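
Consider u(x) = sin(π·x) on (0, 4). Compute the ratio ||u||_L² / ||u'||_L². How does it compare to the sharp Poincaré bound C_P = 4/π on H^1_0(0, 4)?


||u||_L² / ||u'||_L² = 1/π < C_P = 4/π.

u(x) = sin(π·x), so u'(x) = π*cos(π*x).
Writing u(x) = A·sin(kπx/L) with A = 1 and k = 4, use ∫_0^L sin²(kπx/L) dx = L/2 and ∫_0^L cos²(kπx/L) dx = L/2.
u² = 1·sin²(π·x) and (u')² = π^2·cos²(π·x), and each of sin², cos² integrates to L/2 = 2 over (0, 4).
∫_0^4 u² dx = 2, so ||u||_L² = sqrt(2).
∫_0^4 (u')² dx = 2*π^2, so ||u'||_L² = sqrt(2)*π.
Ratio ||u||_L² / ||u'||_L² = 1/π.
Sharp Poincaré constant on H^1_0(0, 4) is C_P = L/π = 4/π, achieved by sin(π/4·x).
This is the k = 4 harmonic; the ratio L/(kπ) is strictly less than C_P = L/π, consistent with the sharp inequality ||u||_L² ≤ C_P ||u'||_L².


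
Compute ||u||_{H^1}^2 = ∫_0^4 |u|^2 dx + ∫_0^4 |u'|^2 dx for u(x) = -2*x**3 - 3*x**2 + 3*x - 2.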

--

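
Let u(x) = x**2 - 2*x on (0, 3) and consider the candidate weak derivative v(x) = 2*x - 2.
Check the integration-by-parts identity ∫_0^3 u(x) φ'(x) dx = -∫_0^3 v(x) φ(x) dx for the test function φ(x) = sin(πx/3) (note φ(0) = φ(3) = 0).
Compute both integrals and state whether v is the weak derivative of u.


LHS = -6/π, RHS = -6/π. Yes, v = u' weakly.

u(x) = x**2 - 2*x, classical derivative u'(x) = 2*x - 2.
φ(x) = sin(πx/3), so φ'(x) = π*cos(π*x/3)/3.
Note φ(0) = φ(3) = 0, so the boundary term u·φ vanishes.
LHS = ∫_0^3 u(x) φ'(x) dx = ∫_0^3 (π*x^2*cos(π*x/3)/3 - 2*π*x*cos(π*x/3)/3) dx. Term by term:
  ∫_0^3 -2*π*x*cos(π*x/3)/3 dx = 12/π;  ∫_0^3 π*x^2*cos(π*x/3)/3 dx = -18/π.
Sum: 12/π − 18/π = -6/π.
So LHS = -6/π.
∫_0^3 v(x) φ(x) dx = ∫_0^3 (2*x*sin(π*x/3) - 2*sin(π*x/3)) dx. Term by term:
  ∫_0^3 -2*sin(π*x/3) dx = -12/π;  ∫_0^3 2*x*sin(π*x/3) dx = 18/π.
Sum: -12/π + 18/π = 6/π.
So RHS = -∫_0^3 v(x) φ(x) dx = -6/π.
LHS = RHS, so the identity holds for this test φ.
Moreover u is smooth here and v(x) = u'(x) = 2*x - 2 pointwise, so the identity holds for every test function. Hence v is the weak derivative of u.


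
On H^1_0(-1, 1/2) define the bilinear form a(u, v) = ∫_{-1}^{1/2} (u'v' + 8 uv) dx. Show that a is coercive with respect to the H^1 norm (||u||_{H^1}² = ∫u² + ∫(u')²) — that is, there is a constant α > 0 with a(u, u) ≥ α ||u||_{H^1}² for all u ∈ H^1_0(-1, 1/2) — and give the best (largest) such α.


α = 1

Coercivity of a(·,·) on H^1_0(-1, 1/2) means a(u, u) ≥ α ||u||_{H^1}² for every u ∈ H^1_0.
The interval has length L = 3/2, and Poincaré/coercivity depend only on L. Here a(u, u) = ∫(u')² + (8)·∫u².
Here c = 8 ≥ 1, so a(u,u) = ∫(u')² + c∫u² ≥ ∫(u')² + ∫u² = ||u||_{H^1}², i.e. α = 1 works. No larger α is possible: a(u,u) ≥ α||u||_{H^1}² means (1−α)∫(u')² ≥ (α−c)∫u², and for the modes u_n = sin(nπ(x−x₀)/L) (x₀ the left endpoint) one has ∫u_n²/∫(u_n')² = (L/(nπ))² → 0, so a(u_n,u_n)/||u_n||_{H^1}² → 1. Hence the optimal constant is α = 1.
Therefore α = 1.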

==

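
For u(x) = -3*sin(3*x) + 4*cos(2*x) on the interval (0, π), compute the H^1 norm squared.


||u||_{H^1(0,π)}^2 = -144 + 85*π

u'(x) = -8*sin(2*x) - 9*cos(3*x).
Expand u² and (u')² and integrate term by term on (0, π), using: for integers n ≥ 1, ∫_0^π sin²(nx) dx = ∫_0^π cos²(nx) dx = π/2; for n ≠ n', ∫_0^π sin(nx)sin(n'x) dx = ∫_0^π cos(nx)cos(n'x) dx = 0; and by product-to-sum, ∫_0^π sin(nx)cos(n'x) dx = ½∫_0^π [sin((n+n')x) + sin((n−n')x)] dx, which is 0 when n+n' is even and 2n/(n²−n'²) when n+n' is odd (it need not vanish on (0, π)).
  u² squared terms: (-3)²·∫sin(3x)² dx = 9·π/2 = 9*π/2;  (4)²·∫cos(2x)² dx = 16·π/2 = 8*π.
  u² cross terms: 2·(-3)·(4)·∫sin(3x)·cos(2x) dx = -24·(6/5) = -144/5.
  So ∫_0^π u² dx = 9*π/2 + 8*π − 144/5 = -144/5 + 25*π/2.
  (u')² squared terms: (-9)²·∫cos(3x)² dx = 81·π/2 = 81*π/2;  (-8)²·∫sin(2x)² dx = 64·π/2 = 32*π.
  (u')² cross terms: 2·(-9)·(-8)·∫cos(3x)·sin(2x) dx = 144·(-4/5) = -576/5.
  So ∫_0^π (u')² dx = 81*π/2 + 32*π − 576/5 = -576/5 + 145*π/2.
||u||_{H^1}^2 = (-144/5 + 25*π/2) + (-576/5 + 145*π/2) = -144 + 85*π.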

#### Required action
Repeat the entries above verbatim, but only from the line that has "Consider u(x) = sin(π·x)" down to the line that has "3*x**2 + 3*x - 2.", inclusive.

#### Response to this task
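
Consider u(x) = sin(π·x) on (0, 4). Compute the ratio ||u||_L² / ||u'||_L². How does it compare to the sharp Poincaré bound C_P = 4/π on H^1_0(0, 4)?


||u||_L² / ||u'||_L² = 1/π < C_P = 4/π.

u(x) = sin(π·x), so u'(x) = π*cos(π*x).
Writing u(x) = A·sin(kπx/L) with A = 1 and k = 4, use ∫_0^L sin²(kπx/L) dx = L/2 and ∫_0^L cos²(kπx/L) dx = L/2.
u² = 1·sin²(π·x) and (u')² = π^2·cos²(π·x), and each of sin², cos² integrates to L/2 = 2 over (0, 4).
∫_0^4 u² dx = 2, so ||u||_L² = sqrt(2).
∫_0^4 (u')² dx = 2*π^2, so ||u'||_L² = sqrt(2)*π.
Ratio ||u||_L² / ||u'||_L² = 1/π.
Sharp Poincaré constant on H^1_0(0, 4) is C_P = L/π = 4/π, achieved by sin(π/4·x).
This is the k = 4 harmonic; the ratio L/(kπ) is strictly less than C_P = L/π, consistent with the sharp inequality ||u||_L² ≤ C_P ||u'||_L².


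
Compute ||u||_{H^1}^2 = ∫_0^4 |u|^2 dx + ∫_0^4 |u'|^2 dx for u(x) = -2*x**3 - 3*x**2 + 3*x - 2.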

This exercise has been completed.